EXERCISE OBJECTIVE - Set down exactly each line of the entries below, beginning at the one that contains "(−1)ⁿ·8·3ⁿ·(x + 1)ⁿ / (2n)! ?" and ending at the last, and no others.

Extracted records
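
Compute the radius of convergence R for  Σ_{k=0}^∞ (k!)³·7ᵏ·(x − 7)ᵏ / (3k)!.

By the ratio test, |a_{k+1}/a_k| = (k+1)³/[(3k+1)·(3k+2)·(3k+3)] · 7 → 7/27.
Convergence for |x − 7| · 7/27 < 1, i.e. |x − 7| < 27/7. So R = 27/7.

R = 27/7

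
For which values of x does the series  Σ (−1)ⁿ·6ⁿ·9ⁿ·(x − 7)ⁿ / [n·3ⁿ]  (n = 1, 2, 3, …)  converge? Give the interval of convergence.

Apply the ratio test: |a_{n+1}| / |a_n| = [n/(n+1)] · 6·9/3, which tends to 18 as n → ∞.
The series converges when 18 · |x − 7| < 1, giving R = 1/18.
Check x = 127/18: convergence follows from the alternating series test (terms decrease monotonically to 0).
When x = 125/18, comparison with the harmonic series Σ 1/n shows the series diverges.

(125/18, 127/18]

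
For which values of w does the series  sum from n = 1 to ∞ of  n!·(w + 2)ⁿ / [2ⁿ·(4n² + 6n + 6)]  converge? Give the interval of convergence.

The ratio of consecutive coefficients is (n+1) · 1/2 · (4n² + 6n + 6)/(4(n+1)² + 6(n+1) + 6) → ∞.
Since the ratio → ∞, the series diverges for every w ≠ -2, and R = 0.

{-2}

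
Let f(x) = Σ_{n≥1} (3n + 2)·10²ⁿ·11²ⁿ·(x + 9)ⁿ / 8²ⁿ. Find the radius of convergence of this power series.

Apply the ratio test: |a_{n+1}| / |a_n| = [(3(n+1) + 2)/(3n + 2)] · 100·121/64, which tends to 3025/16 as n → ∞.
Thus R = 1/(3025/16) = 16/3025.

R = 16/3025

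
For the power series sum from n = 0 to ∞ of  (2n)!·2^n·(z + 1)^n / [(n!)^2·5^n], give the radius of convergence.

R = 5/8

The ratio of consecutive coefficients is (2n+1)·(2n+2)/(n+1)² · 2/5 → 8/5.
Convergence for |z + 1| · 8/5 < 1, i.e. |z + 1| < 5/8. So R = 5/8.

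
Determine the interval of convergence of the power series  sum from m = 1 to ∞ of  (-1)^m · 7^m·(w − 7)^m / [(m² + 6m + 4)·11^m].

[38/7, 60/7]

The ratio of consecutive coefficients is [(m² + 6m + 4)/((m+1)² + 6(m+1) + 4)] · 7/11 → 7/11.
Convergence for |w − 7| · 7/11 < 1, i.e. |w − 7| < 11/7. So R = 11/7.
When w = 60/7, the series is dominated by a constant times Σ 1/m², which converges (p = 2 > 1).
When w = 38/7, absolute convergence follows by limit comparison with Σ 1/m².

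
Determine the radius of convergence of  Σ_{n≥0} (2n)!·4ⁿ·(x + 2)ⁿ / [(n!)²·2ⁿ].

R = 1/8

By the ratio test, |a_{n+1}/a_n| = (2n+1)·(2n+2)/(n+1)² · 4/2 → 8.
Convergence for |x + 2| · 8 < 1, i.e. |x + 2| < 1/8. So R = 1/8.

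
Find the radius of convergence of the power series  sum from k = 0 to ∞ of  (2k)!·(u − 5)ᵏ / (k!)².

The ratio of consecutive coefficients is (2k+1)·(2k+2)/(k+1)² → 4.
The series converges when 4 · |u − 5| < 1, giving R = 1/4.

R = 1/4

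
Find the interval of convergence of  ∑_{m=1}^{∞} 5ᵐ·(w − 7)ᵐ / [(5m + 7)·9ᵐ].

[26/5, 44/5)

Ratio test: |a_{m+1}/a_m| = [(5m + 7)/(5(m+1) + 7)] · 5/9 → 5/9 as m → ∞.
Thus R = 1/(5/9) = 9/5.
When w = 44/5, comparison with the harmonic series Σ 1/m shows the series diverges.
Endpoint w = 26/5: the terms alternate in sign and decrease monotonically to 0 in absolute value (size ~ c/m), so the alternating series test gives convergence.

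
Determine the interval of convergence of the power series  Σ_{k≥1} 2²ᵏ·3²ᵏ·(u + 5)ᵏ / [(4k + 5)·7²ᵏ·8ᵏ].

[-143/9, 53/9)

Apply the ratio test: |a_{k+1}| / |a_k| = [(4k + 5)/(4(k+1) + 5)] · 4·9/(49·8), which tends to 9/98 as k → ∞.
Convergence for |u + 5| · 9/98 < 1, i.e. |u + 5| < 98/9. So R = 98/9.
At u = 53/9: the terms behave like c/k; limit comparison with the harmonic series gives divergence.
When u = -143/9, convergence follows from the alternating series test (terms decrease monotonically to 0).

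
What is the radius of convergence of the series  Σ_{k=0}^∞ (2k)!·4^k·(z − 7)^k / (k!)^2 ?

Apply the ratio test: |a_{k+1}| / |a_k| = (2k+1)·(2k+2)/(k+1)² · 4, which tends to 16 as k → ∞.
The series converges when 16 · |z − 7| < 1, giving R = 1/16.

R = 1/16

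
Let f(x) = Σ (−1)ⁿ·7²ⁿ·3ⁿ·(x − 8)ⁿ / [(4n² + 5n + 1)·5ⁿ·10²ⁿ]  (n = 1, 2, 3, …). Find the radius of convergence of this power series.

By the ratio test, |a_{n+1}/a_n| = [(4n² + 5n + 1)/(4(n+1)² + 5(n+1) + 1)] · 49·3/(5·100) → 147/500.
Thus R = 1/(147/500) = 500/147.

R = 500/147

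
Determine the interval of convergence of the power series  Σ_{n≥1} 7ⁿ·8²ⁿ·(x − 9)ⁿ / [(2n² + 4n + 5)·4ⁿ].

Ratio test: |a_{n+1}/a_n| = [(2n² + 4n + 5)/(2(n+1)² + 4(n+1) + 5)] · 7·64/4 → 112 as n → ∞.
Convergence for |x − 9| · 112 < 1, i.e. |x − 9| < 1/112. So R = 1/112.
When x = 1009/112, the terms are on the order of 1/n², so the series converges absolutely by comparison with the p-series (p = 2 > 1).
When x = 1007/112, the terms are on the order of 1/n², so the series converges absolutely by comparison with the p-series (p = 2 > 1).

[1007/112, 1009/112]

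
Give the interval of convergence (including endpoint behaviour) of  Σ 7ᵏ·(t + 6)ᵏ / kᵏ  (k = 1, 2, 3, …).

(−∞, ∞)

Applying the root test, |a_k|^(1/k) = 7/k → 0.
Since the k-th root of |a_k| tends to 0, the series converges for all real t; R = ∞.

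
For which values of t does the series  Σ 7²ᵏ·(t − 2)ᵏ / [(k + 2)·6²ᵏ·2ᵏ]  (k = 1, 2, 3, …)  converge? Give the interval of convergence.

By the ratio test, |a_{k+1}/a_k| = [(k + 2)/((k+1) + 2)] · 49/(36·2) → 49/72.
Thus R = 1/(49/72) = 72/49.
Check t = 170/49: the terms behave like c/k; limit comparison with the harmonic series gives divergence.
At t = 26/49: the terms alternate in sign and decrease monotonically to 0 in absolute value (size ~ c/k), so the alternating series test gives convergence.

[26/49, 170/49)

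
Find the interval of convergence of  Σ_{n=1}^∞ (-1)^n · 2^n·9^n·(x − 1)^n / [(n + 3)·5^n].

(13/18, 23/18]

By the ratio test, |a_{n+1}/a_n| = [(n + 3)/((n+1) + 3)] · 2·9/5 → 18/5.
Thus R = 1/(18/5) = 5/18.
When x = 23/18, an alternating series whose terms decrease to 0 in absolute value, so it converges by the Leibniz criterion.
Check x = 13/18: the terms are asymptotic to a nonzero constant times 1/n, so the series diverges by limit comparison with Σ 1/n.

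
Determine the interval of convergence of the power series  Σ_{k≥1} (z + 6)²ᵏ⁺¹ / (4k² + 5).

Ratio test: |a_{k+1}/a_k| = (4k² + 5)/(4(k+1)² + 5) → 1 as k → ∞.
Writing y = (z + 6)², the series in y has radius 1, so |z + 6| < √(1) = 1 and R = 1.
Check z = -5: the terms are on the order of 1/k², so the series converges absolutely by comparison with the p-series (p = 2 > 1).
Endpoint z = -7: the series is dominated by a constant times Σ 1/k², which converges (p = 2 > 1).

[-7, -5]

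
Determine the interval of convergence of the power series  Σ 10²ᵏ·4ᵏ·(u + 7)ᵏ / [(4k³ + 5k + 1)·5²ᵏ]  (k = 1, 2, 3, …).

The ratio of consecutive coefficients is [(4k³ + 5k + 1)/(4(k+1)³ + 5(k+1) + 1)] · 100·4/25 → 16.
Convergence for |u + 7| · 16 < 1, i.e. |u + 7| < 1/16. So R = 1/16.
Endpoint u = -111/16: the series is dominated by a constant times Σ 1/k³, which converges (p = 3 > 1).
When u = -113/16, the series is dominated by a constant times Σ 1/k³, which converges (p = 3 > 1).

[-113/16, -111/16]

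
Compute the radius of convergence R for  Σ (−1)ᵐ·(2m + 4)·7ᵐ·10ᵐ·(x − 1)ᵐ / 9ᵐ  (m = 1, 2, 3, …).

Apply the ratio test: |a_{m+1}| / |a_m| = [(2(m+1) + 4)/(2m + 4)] · 7·10/9, which tends to 70/9 as m → ∞.
Thus R = 1/(70/9) = 9/70.

R = 9/70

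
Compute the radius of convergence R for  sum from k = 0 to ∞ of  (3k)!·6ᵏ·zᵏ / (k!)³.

R = 1/162

By the ratio test, |a_{k+1}/a_k| = (3k+1)·(3k+2)·(3k+3)/(k+1)³ · 6 → 162.
The series converges when 162 · |z| < 1, giving R = 1/162.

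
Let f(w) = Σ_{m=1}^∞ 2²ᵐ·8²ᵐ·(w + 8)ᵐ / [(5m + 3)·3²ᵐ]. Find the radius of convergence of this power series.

R = 9/256

The ratio of consecutive coefficients is [(5m + 3)/(5(m+1) + 3)] · 4·64/9 → 256/9.
Hence the series converges for |w + 8| < 1/(256/9) = 9/256, so the radius of convergence is 9/256.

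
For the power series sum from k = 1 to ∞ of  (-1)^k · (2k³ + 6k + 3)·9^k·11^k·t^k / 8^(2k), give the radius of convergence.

Ratio test: |a_{k+1}/a_k| = [(2(k+1)³ + 6(k+1) + 3)/(2k³ + 6k + 3)] · 9·11/64 → 99/64 as k → ∞.
Thus R = 1/(99/64) = 64/99.

R = 64/99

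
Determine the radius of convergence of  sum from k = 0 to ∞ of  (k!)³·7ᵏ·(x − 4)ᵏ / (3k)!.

By the ratio test, |a_{k+1}/a_k| = (k+1)³/[(3k+1)·(3k+2)·(3k+3)] · 7 → 7/27.
Convergence for |x − 4| · 7/27 < 1, i.e. |x − 4| < 27/7. So R = 27/7.

R = 27/7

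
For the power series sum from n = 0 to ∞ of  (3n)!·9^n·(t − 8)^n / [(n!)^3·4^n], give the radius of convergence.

R = 4/243

Apply the ratio test: |a_{n+1}| / |a_n| = (3n+1)·(3n+2)·(3n+3)/(n+1)³ · 9/4, which tends to 243/4 as n → ∞.
The series converges when 243/4 · |t − 8| < 1, giving R = 4/243.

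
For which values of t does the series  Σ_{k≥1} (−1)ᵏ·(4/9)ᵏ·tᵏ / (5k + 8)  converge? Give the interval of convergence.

Ratio test: |a_{k+1}/a_k| = [(5k + 8)/(5(k+1) + 8)] · 4/9 → 4/9 as k → ∞.
Hence the series converges for |t| < 1/(4/9) = 9/4, so the radius of convergence is 9/4.
When t = 9/4, convergence follows from the alternating series test (terms decrease monotonically to 0).
Check t = -9/4: the terms behave like c/k; limit comparison with the harmonic series gives divergence.

(-9/4, 9/4]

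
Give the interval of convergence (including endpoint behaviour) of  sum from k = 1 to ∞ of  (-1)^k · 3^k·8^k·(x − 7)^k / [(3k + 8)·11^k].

Ratio test: |a_{k+1}/a_k| = [(3k + 8)/(3(k+1) + 8)] · 3·8/11 → 24/11 as k → ∞.
The series converges when 24/11 · |x − 7| < 1, giving R = 11/24.
Check x = 179/24: an alternating series whose terms decrease to 0 in absolute value, so it converges by the Leibniz criterion.
Endpoint x = 157/24: the terms behave like c/k; limit comparison with the harmonic series gives divergence.

(157/24, 179/24]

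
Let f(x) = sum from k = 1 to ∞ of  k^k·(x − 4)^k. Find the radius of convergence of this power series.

R = 0

Applying the root test, |a_k|^(1/k) = k → ∞.
Since the k-th root of |a_k| is unbounded, the series converges only at x = 4; R = 0.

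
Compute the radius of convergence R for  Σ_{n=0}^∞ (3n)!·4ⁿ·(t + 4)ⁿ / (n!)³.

R = 1/108

Ratio test: |a_{n+1}/a_n| = (3n+1)·(3n+2)·(3n+3)/(n+1)³ · 4 → 108 as n → ∞.
Thus R = 1/(108) = 1/108.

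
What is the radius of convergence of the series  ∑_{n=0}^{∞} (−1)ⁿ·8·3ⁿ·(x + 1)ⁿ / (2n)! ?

R = ∞

By the ratio test, |a_{n+1}/a_n| = 8/8 · 3 · 1/[(2n+1)·(2n+2)] → 0.
The ratio tends to 0 regardless of x, hence R = ∞.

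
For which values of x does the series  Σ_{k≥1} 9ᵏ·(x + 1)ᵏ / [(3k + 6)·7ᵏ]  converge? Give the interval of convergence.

The ratio of consecutive coefficients is [(3k + 6)/(3(k+1) + 6)] · 9/7 → 9/7.
Thus R = 1/(9/7) = 7/9.
At x = -2/9: the terms are asymptotic to a nonzero constant times 1/k, so the series diverges by limit comparison with Σ 1/k.
When x = -16/9, convergence follows from the alternating series test (terms decrease monotonically to 0).

[-16/9, -2/9)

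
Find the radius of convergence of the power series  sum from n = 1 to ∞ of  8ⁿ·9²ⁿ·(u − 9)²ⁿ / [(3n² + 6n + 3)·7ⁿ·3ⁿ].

The ratio of consecutive coefficients is [(3n² + 6n + 3)/(3(n+1)² + 6(n+1) + 3)] · 8·81/(7·3) → 216/7.
Writing y = (u − 9)², the series in y has radius 7/216, so |u − 9| < √(7/216) and R = √42/36.

R = √42/36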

TASK RESULT -
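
What is the radius of convergence of the series  ∑_{n=0}^{∞} (−1)ⁿ·8·3ⁿ·(x + 1)ⁿ / (2n)! ?

R = ∞

By the ratio test, |a_{n+1}/a_n| = 8/8 · 3 · 1/[(2n+1)·(2n+2)] → 0.
The ratio tends to 0 regardless of x, hence R = ∞.

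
For which values of x does the series  Σ_{k≥1} 9ᵏ·(x + 1)ᵏ / [(3k + 6)·7ᵏ]  converge? Give the interval of convergence.

The ratio of consecutive coefficients is [(3k + 6)/(3(k+1) + 6)] · 9/7 → 9/7.
Thus R = 1/(9/7) = 7/9.
At x = -2/9: the terms are asymptotic to a nonzero constant times 1/k, so the series diverges by limit comparison with Σ 1/k.
When x = -16/9, convergence follows from the alternating series test (terms decrease monotonically to 0).

[-16/9, -2/9)

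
Find the radius of convergence of the power series  sum from n = 1 to ∞ of  8ⁿ·9²ⁿ·(u − 9)²ⁿ / [(3n² + 6n + 3)·7ⁿ·3ⁿ].

The ratio of consecutive coefficients is [(3n² + 6n + 3)/(3(n+1)² + 6(n+1) + 3)] · 8·81/(7·3) → 216/7.
Writing y = (u − 9)², the series in y has radius 7/216, so |u − 9| < √(7/216) and R = √42/36.

R = √42/36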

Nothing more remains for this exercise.